_Exercise instructions:_ The data below is to be retyped exactly, line by line.

_Records shown:_
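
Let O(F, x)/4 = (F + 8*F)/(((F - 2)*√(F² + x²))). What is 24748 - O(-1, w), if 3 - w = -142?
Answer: 24748 - 6*√21026/10513 ≈ 24748.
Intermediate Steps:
w = 145 (w = 3 - 1*(-142) = 3 + 142 = 145)
O(F, x) = 36*F/((-2 + F)*√(F² + x²)) (O(F, x) = 4*((F + 8*F)/(((F - 2)*√(F² + x²)))) = 4*((9*F)/(((-2 + F)*√(F² + x²)))) = 4*((9*F)/((√(F² + x²)*(-2 + F)))) = 4*((9*F)*(1/((-2 + F)*√(F² + x²)))) = 4*(9*F/((-2 + F)*√(F² + x²))) = 36*F/((-2 + F)*√(F² + x²)))
24748 - O(-1, w) = 24748 - 36*(-1)/((-2 - 1)*√((-1)² + 145²)) = 24748 - 36*(-1)/((-3)*√(1 + 21025)) = 24748 - 36*(-1)*(-1)/(3*√21026) = 24748 - 36*(-1)*(-1)*√21026/21026/3 = 24748 - 6*√21026/10513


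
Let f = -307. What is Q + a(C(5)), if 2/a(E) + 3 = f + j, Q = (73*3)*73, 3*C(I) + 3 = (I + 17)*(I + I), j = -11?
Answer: 5131825/321 ≈ 15987.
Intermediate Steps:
C(I) = -1 + 2*I*(17 + I)/3 (C(I) = -1 + ((I + 17)*(I + I))/3 = -1 + ((17 + I)*(2*I))/3 = -1 + (2*I*(17 + I))/3 = -1 + 2*I*(17 + I)/3)
Q = 15987 (Q = 219*73 = 15987)
a(E) = -2/321 (a(E) = 2/(-3 + (-307 - 11)) = 2/(-3 - 318) = 2/(-321) = 2*(-1/321) = -2/321)
Q + a(C(5)) = 15987 - 2/321 = 5131825/321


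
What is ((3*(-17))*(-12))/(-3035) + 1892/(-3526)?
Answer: -91862/124435 ≈ -0.73823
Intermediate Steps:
((3*(-17))*(-12))/(-3035) + 1892/(-3526) = -51*(-12)*(-1/3035) + 1892*(-1/3526) = 612*(-1/3035) - 22/41 = -612/3035 - 22/41 = -91862/124435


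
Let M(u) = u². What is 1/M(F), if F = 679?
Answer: 1/461041 ≈ 2.1690e-6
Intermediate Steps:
1/M(F) = 1/(679²) = 1/461041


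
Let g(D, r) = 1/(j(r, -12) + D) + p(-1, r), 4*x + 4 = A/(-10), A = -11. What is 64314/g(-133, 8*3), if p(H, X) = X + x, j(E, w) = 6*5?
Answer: 88324560/31951 ≈ 2764.4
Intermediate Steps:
x = -29/40 (x = -1 + (-11/(-10))/4 = -1 + (-11*(-1/10))/4 = -1 + (1/4)*(11/10) = -1 + 11/40 = -29/40 ≈ -0.72500)
j(E, w) = 30
p(H, X) = -29/40 + X (p(H, X) = X - 29/40 = -29/40 + X)
g(D, r) = -29/40 + r + 1/(30 + D) (g(D, r) = 1/(30 + D) + (-29/40 + r) = -29/40 + r + 1/(30 + D))
64314/g(-133, 8*3) = 64314/(((-830 + 1200*(8*3) - 133*(-29 + 40*(8*3)))/(40*(30 - 133)))) = 64314/(((1/40)*(-830 + 1200*24 - 133*(-29 + 40*24))/(-103))) = 64314/(((1/40)*(-1/103)*(-830 + 28800 - 133*(-29 + 960)))) = 64314/(((1/40)*(-1/103)*(-830 + 28800 - 133*931))) = 64314/(((1/40)*(-1/103)*(-830 + 28800 - 123823))) = 64314/(((1/40)*(-1/103)*(-95853))) = 64314/(95853/4120) = 64314*(4120/95853) = 88324560/31951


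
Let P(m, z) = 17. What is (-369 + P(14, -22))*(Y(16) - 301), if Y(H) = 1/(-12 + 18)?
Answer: 317680/3 ≈ 1.0589e+5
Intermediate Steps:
Y(H) = 1/6
(-369 + P(14, -22))*(Y(16) - 301) = (-369 + 17)*(1/6 - 301) = -352*(-1805/6) = 317680/3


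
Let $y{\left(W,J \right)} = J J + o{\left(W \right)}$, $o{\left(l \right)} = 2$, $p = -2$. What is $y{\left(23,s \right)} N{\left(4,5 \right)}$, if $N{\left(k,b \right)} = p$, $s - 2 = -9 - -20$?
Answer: $-342$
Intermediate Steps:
$s = 13$ ($s = 2 - -11 = 2 + \left(-9 + 20\right) = 2 + 11 = 13$)
$N{\left(k,b \right)} = -2$
$y{\left(W,J \right)} = 2 + J^{2}$ ($y{\left(W,J \right)} = J J + 2 = J^{2} + 2 = 2 + J^{2}$)
$y{\left(23,s \right)} N{\left(4,5 \right)} = \left(2 + 13^{2}\right) \left(-2\right) = \left(2 + 169\right) \left(-2\right) = 171 \left(-2\right) = -342$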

_Task result:_
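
Let O(F, x)/4 = (F + 8*F)/(((F - 2)*√(F² + x²))). What is 24748 - O(-1, w), if 3 - w = -142?
Answer: 24748 - 6*√21026/10513 ≈ 24748.
Intermediate Steps:
w = 145 (w = 3 - 1*(-142) = 3 + 142 = 145)
O(F, x) = 36*F/((-2 + F)*√(F² + x²)) (O(F, x) = 4*((F + 8*F)/(((F - 2)*√(F² + x²)))) = 4*((9*F)/(((-2 + F)*√(F² + x²)))) = 4*((9*F)/((√(F² + x²)*(-2 + F)))) = 4*((9*F)*(1/((-2 + F)*√(F² + x²)))) = 4*(9*F/((-2 + F)*√(F² + x²))) = 36*F/((-2 + F)*√(F² + x²)))
24748 - O(-1, w) = 24748 - 36*(-1)/((-2 - 1)*√((-1)² + 145²)) = 24748 - 36*(-1)/((-3)*√(1 + 21025)) = 24748 - 36*(-1)*(-1)/(3*√21026) = 24748 - 36*(-1)*(-1)*√21026/21026/3 = 24748 - 6*√21026/10513


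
Let f = -307. What is Q + a(C(5)), if 2/a(E) + 3 = f + j, Q = (73*3)*73, 3*C(I) + 3 = (I + 17)*(I + I), j = -11?
Answer: 5131825/321 ≈ 15987.
Intermediate Steps:
C(I) = -1 + 2*I*(17 + I)/3 (C(I) = -1 + ((I + 17)*(I + I))/3 = -1 + ((17 + I)*(2*I))/3 = -1 + (2*I*(17 + I))/3 = -1 + 2*I*(17 + I)/3)
Q = 15987 (Q = 219*73 = 15987)
a(E) = -2/321 (a(E) = 2/(-3 + (-307 - 11)) = 2/(-3 - 318) = 2/(-321) = 2*(-1/321) = -2/321)
Q + a(C(5)) = 15987 - 2/321 = 5131825/321


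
What is ((3*(-17))*(-12))/(-3035) + 1892/(-3526)?
Answer: -91862/124435 ≈ -0.73823
Intermediate Steps:
((3*(-17))*(-12))/(-3035) + 1892/(-3526) = -51*(-12)*(-1/3035) + 1892*(-1/3526) = 612*(-1/3035) - 22/41 = -612/3035 - 22/41 = -91862/124435


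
Let M(u) = u². What is 1/M(F), if F = 679?
Answer: 1/461041 ≈ 2.1690e-6
Intermediate Steps:
1/M(F) = 1/(679²) = 1/461041


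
Let g(D, r) = 1/(j(r, -12) + D) + p(-1, r), 4*x + 4 = A/(-10), A = -11. What is 64314/g(-133, 8*3), if p(H, X) = X + x, j(E, w) = 6*5?
Answer: 88324560/31951 ≈ 2764.4
Intermediate Steps:
x = -29/40 (x = -1 + (-11/(-10))/4 = -1 + (-11*(-1/10))/4 = -1 + (1/4)*(11/10) = -1 + 11/40 = -29/40 ≈ -0.72500)
j(E, w) = 30
p(H, X) = -29/40 + X (p(H, X) = X - 29/40 = -29/40 + X)
g(D, r) = -29/40 + r + 1/(30 + D) (g(D, r) = 1/(30 + D) + (-29/40 + r) = -29/40 + r + 1/(30 + D))
64314/g(-133, 8*3) = 64314/(((-830 + 1200*(8*3) - 133*(-29 + 40*(8*3)))/(40*(30 - 133)))) = 64314/(((1/40)*(-830 + 1200*24 - 133*(-29 + 40*24))/(-103))) = 64314/(((1/40)*(-1/103)*(-830 + 28800 - 133*(-29 + 960)))) = 64314/(((1/40)*(-1/103)*(-830 + 28800 - 133*931))) = 64314/(((1/40)*(-1/103)*(-830 + 28800 - 123823))) = 64314/(((1/40)*(-1/103)*(-95853))) = 64314/(95853/4120) = 64314*(4120/95853) = 88324560/31951


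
Let P(m, z) = 17. What is (-369 + P(14, -22))*(Y(16) - 301), if Y(H) = 1/(-12 + 18)?
Answer: 317680/3 ≈ 1.0589e+5
Intermediate Steps:
Y(H) = 1/6
(-369 + P(14, -22))*(Y(16) - 301) = (-369 + 17)*(1/6 - 301) = -352*(-1805/6) = 317680/3


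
Let $y{\left(W,J \right)} = J J + o{\left(W \right)}$, $o{\left(l \right)} = 2$, $p = -2$. What is $y{\left(23,s \right)} N{\left(4,5 \right)}$, if $N{\left(k,b \right)} = p$, $s - 2 = -9 - -20$?
Answer: $-342$
Intermediate Steps:
$s = 13$ ($s = 2 - -11 = 2 + \left(-9 + 20\right) = 2 + 11 = 13$)
$N{\left(k,b \right)} = -2$
$y{\left(W,J \right)} = 2 + J^{2}$ ($y{\left(W,J \right)} = J J + 2 = J^{2} + 2 = 2 + J^{2}$)
$y{\left(23,s \right)} N{\left(4,5 \right)} = \left(2 + 13^{2}\right) \left(-2\right) = \left(2 + 169\right) \left(-2\right) = 171 \left(-2\right) = -342$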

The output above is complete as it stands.